> [About this task]:
The word "machine" marks the lines to report; pull each of them from the listing.

[Exercise materials Boundary: Start]

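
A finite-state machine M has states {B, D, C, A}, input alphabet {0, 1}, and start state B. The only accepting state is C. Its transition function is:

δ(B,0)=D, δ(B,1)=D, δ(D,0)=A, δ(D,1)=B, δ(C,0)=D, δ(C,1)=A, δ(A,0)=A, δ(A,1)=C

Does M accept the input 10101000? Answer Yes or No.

B → D → A → C → D → B → D → A → A
End state A is not accepting.

No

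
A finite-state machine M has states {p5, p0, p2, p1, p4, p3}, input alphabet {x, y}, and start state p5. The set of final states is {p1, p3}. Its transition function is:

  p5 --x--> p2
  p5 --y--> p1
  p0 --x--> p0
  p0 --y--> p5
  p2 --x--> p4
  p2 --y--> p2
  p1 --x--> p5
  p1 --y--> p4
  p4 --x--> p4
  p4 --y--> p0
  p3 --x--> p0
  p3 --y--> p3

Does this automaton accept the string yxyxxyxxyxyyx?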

[Exercise materials Boundary: End]

> [Solution for this task]:
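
A finite-state machine M has states {B, D, C, A}, input alphabet {0, 1}, and start state B. The only accepting state is C. Its transition function is:
A finite-state machine M has states {p5, p0, p2, p1, p4, p3}, input alphabet {x, y}, and start state p5. The set of final states is {p1, p3}. Its transition function is: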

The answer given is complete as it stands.